If a line appears in the data below, it must appear in your answer exactly as given.

Given information >>
• • • • • • •

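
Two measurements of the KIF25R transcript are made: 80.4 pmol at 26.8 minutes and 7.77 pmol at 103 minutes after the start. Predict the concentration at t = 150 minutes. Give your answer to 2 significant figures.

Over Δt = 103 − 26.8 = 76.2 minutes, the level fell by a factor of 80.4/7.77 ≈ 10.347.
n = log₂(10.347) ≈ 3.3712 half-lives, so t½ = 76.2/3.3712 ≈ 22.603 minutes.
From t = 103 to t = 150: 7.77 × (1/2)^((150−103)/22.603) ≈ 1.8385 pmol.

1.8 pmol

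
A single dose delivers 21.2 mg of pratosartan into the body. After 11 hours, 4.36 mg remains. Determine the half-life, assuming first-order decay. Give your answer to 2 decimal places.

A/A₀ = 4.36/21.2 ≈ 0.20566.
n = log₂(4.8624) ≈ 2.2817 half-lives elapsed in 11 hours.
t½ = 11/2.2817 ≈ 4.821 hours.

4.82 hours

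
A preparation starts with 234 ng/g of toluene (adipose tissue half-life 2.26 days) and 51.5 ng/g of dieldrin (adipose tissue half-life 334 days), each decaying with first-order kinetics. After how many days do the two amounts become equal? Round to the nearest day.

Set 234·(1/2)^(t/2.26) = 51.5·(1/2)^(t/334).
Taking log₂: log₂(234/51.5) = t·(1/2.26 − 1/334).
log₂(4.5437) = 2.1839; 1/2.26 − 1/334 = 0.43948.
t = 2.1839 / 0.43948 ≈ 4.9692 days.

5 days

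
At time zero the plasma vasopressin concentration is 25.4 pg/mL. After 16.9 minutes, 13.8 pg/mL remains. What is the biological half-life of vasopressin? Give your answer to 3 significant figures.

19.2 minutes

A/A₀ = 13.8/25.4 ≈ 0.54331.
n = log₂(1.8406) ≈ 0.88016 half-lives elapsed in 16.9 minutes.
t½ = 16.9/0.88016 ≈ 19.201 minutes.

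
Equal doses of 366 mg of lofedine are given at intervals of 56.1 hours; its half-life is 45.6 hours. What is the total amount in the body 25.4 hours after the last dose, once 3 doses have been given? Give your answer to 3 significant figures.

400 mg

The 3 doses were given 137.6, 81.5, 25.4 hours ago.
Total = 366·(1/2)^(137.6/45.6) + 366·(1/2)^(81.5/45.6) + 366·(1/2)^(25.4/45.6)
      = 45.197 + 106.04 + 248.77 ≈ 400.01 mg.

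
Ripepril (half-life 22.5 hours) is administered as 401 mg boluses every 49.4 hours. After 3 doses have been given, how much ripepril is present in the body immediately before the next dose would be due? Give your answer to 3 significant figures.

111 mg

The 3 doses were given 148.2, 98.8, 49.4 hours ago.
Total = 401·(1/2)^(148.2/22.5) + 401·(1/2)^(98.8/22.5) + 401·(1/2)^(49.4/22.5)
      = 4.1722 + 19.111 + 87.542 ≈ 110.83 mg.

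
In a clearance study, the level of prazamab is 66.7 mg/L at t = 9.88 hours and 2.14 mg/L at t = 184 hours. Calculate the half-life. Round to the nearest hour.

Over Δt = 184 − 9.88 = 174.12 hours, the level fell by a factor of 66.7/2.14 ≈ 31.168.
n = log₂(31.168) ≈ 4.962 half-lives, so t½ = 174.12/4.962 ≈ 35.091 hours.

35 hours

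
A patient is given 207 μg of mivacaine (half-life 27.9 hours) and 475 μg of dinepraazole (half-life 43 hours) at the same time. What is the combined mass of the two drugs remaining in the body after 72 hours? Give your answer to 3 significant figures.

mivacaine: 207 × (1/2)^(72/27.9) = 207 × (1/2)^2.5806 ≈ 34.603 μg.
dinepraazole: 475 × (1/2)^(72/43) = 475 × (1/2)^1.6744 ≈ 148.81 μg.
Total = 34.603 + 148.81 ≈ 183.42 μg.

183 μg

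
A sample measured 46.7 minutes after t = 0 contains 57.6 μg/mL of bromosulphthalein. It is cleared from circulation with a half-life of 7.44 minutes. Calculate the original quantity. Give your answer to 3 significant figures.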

• • • • • • •

Exercise answer >>
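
Two measurements of the KIF25R transcript are made: 80.4 pmol at 26.8 minutes and 7.77 pmol at 103 minutes after the start. Predict the concentration at t = 150 minutes. Give your answer to 2 significant figures.

Over Δt = 103 − 26.8 = 76.2 minutes, the level fell by a factor of 80.4/7.77 ≈ 10.347.
n = log₂(10.347) ≈ 3.3712 half-lives, so t½ = 76.2/3.3712 ≈ 22.603 minutes.
From t = 103 to t = 150: 7.77 × (1/2)^((150−103)/22.603) ≈ 1.8385 pmol.

1.8 pmol

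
A single dose delivers 21.2 mg of pratosartan into the body. After 11 hours, 4.36 mg remains. Determine the half-life, assuming first-order decay. Give your answer to 2 decimal places.

A/A₀ = 4.36/21.2 ≈ 0.20566.
n = log₂(4.8624) ≈ 2.2817 half-lives elapsed in 11 hours.
t½ = 11/2.2817 ≈ 4.821 hours.

4.82 hours

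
A preparation starts with 234 ng/g of toluene (adipose tissue half-life 2.26 days) and 51.5 ng/g of dieldrin (adipose tissue half-life 334 days), each decaying with first-order kinetics. After how many days do the two amounts become equal? Round to the nearest day.

Set 234·(1/2)^(t/2.26) = 51.5·(1/2)^(t/334).
Taking log₂: log₂(234/51.5) = t·(1/2.26 − 1/334).
log₂(4.5437) = 2.1839; 1/2.26 − 1/334 = 0.43948.
t = 2.1839 / 0.43948 ≈ 4.9692 days.

5 days

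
At time zero the plasma vasopressin concentration is 25.4 pg/mL. After 16.9 minutes, 13.8 pg/mL remains. What is the biological half-life of vasopressin? Give your answer to 3 significant figures.

19.2 minutes

A/A₀ = 13.8/25.4 ≈ 0.54331.
n = log₂(1.8406) ≈ 0.88016 half-lives elapsed in 16.9 minutes.
t½ = 16.9/0.88016 ≈ 19.201 minutes.

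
Equal doses of 366 mg of lofedine are given at intervals of 56.1 hours; its half-life is 45.6 hours. What is the total amount in the body 25.4 hours after the last dose, once 3 doses have been given? Give your answer to 3 significant figures.

400 mg

The 3 doses were given 137.6, 81.5, 25.4 hours ago.
Total = 366·(1/2)^(137.6/45.6) + 366·(1/2)^(81.5/45.6) + 366·(1/2)^(25.4/45.6)
      = 45.197 + 106.04 + 248.77 ≈ 400.01 mg.

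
Ripepril (half-life 22.5 hours) is administered as 401 mg boluses every 49.4 hours. After 3 doses have been given, how much ripepril is present in the body immediately before the next dose would be due? Give your answer to 3 significant figures.

111 mg

The 3 doses were given 148.2, 98.8, 49.4 hours ago.
Total = 401·(1/2)^(148.2/22.5) + 401·(1/2)^(98.8/22.5) + 401·(1/2)^(49.4/22.5)
      = 4.1722 + 19.111 + 87.542 ≈ 110.83 mg.

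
In a clearance study, the level of prazamab is 66.7 mg/L at t = 9.88 hours and 2.14 mg/L at t = 184 hours. Calculate the half-life. Round to the nearest hour.

Over Δt = 184 − 9.88 = 174.12 hours, the level fell by a factor of 66.7/2.14 ≈ 31.168.
n = log₂(31.168) ≈ 4.962 half-lives, so t½ = 174.12/4.962 ≈ 35.091 hours.

35 hours

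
A patient is given 207 μg of mivacaine (half-life 27.9 hours) and 475 μg of dinepraazole (half-life 43 hours) at the same time. What is the combined mass of the two drugs remaining in the body after 72 hours? Give your answer to 3 significant figures.

mivacaine: 207 × (1/2)^(72/27.9) = 207 × (1/2)^2.5806 ≈ 34.603 μg.
dinepraazole: 475 × (1/2)^(72/43) = 475 × (1/2)^1.6744 ≈ 148.81 μg.
Total = 34.603 + 148.81 ≈ 183.42 μg.

183 μg

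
A sample measured 46.7 minutes after t = 0 contains 57.6 μg/mL of bromosulphthalein. It is cleared from circulation with a half-life of 7.44 minutes. Calculate the original quantity. Give your answer to 3 significant figures.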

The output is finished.